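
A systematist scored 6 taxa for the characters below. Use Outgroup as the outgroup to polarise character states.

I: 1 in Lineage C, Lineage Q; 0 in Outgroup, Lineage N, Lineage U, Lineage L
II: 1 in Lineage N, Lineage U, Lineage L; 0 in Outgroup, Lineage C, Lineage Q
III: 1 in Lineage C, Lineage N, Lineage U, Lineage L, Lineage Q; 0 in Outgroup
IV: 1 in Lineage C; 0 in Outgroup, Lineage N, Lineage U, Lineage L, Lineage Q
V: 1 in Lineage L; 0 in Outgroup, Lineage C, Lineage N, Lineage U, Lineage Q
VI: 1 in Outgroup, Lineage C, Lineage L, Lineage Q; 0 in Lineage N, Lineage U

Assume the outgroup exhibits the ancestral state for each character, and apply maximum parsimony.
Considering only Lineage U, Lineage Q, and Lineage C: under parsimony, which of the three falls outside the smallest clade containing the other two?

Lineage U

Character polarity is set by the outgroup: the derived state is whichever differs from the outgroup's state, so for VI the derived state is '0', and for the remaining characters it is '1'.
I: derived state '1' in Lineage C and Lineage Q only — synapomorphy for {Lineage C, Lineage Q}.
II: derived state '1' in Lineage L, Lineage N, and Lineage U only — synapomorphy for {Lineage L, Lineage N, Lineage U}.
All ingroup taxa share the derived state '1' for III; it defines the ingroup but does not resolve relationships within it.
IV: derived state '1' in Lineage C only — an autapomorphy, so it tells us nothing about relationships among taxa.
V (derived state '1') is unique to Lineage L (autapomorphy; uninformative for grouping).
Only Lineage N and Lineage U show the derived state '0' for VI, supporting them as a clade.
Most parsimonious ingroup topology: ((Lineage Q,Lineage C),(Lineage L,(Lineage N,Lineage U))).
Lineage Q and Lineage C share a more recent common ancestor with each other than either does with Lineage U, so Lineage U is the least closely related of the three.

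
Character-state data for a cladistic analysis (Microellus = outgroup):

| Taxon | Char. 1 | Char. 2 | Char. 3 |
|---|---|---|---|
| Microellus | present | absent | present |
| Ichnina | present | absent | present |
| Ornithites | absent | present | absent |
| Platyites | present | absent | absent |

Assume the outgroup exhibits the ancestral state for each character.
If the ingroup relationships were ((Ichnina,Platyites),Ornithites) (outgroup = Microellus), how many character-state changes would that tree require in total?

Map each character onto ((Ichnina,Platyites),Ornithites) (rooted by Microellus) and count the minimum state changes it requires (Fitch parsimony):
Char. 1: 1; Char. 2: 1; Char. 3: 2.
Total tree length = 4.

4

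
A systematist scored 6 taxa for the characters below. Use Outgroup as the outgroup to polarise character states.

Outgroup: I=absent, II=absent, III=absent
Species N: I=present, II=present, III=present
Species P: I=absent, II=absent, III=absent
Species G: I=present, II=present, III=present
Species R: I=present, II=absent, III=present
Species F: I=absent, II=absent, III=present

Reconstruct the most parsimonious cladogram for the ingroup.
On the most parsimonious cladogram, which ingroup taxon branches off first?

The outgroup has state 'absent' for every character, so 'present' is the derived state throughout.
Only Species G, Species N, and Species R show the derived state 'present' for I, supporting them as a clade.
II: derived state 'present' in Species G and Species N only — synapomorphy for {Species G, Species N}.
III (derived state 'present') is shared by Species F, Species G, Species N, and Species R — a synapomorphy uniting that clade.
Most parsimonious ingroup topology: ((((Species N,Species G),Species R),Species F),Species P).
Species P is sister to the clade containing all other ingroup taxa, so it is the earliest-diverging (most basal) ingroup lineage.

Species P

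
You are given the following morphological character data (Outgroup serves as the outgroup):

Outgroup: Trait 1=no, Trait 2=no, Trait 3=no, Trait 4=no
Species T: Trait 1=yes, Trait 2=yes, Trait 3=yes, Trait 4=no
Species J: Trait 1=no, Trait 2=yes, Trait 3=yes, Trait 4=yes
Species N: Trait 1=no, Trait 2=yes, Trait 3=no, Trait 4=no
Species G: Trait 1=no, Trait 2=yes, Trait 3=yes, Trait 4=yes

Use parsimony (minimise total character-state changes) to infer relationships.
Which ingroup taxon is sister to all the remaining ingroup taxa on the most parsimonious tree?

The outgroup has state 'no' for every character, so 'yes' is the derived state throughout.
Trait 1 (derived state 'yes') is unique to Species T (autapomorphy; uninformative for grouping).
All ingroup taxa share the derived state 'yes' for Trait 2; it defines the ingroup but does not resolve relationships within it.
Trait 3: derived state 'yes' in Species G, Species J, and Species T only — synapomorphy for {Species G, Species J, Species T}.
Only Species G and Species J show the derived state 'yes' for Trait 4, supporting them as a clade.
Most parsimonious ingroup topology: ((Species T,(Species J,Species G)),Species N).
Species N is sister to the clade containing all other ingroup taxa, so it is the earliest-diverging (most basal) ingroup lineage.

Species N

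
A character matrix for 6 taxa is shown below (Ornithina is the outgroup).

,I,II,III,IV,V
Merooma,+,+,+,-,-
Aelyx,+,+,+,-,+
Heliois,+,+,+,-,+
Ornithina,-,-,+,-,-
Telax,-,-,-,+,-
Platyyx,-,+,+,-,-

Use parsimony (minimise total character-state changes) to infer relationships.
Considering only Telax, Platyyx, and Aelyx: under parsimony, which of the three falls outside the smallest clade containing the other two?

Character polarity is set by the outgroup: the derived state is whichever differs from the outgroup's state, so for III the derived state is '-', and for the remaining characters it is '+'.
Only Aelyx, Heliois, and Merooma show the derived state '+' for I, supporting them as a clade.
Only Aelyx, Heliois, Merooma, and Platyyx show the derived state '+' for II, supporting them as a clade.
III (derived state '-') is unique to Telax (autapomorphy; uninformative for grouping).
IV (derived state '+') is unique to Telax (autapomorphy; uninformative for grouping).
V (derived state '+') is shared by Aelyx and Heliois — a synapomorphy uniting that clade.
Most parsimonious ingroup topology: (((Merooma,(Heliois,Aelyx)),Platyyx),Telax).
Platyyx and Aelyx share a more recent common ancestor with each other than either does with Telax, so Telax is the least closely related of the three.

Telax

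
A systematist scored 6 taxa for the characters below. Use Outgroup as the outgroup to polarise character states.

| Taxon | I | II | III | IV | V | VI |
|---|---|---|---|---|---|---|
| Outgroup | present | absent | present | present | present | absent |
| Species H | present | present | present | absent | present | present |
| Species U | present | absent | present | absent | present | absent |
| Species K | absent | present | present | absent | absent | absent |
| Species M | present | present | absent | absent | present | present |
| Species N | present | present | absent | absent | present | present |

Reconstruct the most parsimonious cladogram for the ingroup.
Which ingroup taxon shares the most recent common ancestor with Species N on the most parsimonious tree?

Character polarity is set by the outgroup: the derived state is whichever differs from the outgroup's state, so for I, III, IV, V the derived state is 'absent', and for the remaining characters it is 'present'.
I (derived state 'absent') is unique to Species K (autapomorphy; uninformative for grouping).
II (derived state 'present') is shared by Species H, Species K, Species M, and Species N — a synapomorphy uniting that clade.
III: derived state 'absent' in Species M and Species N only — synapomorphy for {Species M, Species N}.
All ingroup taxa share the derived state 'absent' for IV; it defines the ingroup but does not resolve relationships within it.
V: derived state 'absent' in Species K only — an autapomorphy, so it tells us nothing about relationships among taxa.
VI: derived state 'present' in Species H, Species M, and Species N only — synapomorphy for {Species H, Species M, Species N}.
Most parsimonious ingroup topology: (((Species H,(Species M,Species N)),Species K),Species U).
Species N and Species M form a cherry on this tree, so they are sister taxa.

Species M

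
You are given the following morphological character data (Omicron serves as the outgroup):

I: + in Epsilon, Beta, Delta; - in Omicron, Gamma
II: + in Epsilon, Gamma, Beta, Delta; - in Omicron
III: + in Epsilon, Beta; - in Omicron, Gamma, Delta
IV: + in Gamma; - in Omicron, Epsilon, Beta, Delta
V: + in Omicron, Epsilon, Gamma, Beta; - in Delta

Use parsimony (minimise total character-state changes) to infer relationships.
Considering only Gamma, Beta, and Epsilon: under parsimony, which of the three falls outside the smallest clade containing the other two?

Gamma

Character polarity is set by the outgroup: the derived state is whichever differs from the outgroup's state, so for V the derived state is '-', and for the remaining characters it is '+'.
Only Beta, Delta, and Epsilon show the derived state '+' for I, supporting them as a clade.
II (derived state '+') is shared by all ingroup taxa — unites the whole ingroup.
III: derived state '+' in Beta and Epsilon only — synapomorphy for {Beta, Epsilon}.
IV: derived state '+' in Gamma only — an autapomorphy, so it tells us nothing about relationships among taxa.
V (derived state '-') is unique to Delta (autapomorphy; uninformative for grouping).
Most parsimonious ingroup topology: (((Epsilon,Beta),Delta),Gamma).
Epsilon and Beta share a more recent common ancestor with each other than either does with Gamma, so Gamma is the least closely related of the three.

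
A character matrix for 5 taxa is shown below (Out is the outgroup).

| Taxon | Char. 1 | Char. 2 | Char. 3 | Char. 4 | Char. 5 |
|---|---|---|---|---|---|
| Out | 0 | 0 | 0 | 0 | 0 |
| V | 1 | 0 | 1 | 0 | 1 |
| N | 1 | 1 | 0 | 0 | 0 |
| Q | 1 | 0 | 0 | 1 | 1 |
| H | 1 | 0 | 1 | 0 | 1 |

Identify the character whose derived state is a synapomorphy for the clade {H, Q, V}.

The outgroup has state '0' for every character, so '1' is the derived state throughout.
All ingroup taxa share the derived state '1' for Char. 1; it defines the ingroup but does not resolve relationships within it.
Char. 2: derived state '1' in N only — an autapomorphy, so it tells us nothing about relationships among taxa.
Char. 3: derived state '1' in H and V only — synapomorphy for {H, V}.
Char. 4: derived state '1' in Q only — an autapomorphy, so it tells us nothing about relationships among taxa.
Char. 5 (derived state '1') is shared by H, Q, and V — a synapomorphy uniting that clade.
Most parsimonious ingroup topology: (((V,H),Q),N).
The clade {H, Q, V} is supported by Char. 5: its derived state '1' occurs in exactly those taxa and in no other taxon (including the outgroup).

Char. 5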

....

HOW TO COMPLETE THIS TASK:
Considering only the material above, set down every line from the one with "III: 1 in Lineage" to the one with "VI: 1 in Outgroup, Lineage", inclusive, exactly as written.

SOLUTION FOR THIS PROBLEM:
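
III: 1 in Lineage C, Lineage N, Lineage U, Lineage L, Lineage Q; 0 in Outgroup
IV: 1 in Lineage C; 0 in Outgroup, Lineage N, Lineage U, Lineage L, Lineage Q
V: 1 in Lineage L; 0 in Outgroup, Lineage C, Lineage N, Lineage U, Lineage Q
VI: 1 in Outgroup, Lineage C, Lineage L, Lineage Q; 0 in Lineage N, Lineage U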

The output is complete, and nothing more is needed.